DATA EXTRACTS =
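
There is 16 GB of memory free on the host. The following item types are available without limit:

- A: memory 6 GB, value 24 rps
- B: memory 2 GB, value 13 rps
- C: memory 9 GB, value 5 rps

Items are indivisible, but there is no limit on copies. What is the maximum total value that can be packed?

Best value-per-unit is B at 13/2, and filling with it alone uses memory 8×2=16. No mix of the others beats 8×13 = 104.

104 rps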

WORK ITEM = With nothing added or dropped, write out every entry.

REPLY =
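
There is 16 GB of memory free on the host. The following item types are available without limit:

- A: memory 6 GB, value 24 rps
- B: memory 2 GB, value 13 rps
- C: memory 9 GB, value 5 rps

Items are indivisible, but there is no limit on copies. What is the maximum total value that can be packed?

Best value-per-unit is B at 13/2, and filling with it alone uses memory 8×2=16. No mix of the others beats 8×13 = 104.

104 rps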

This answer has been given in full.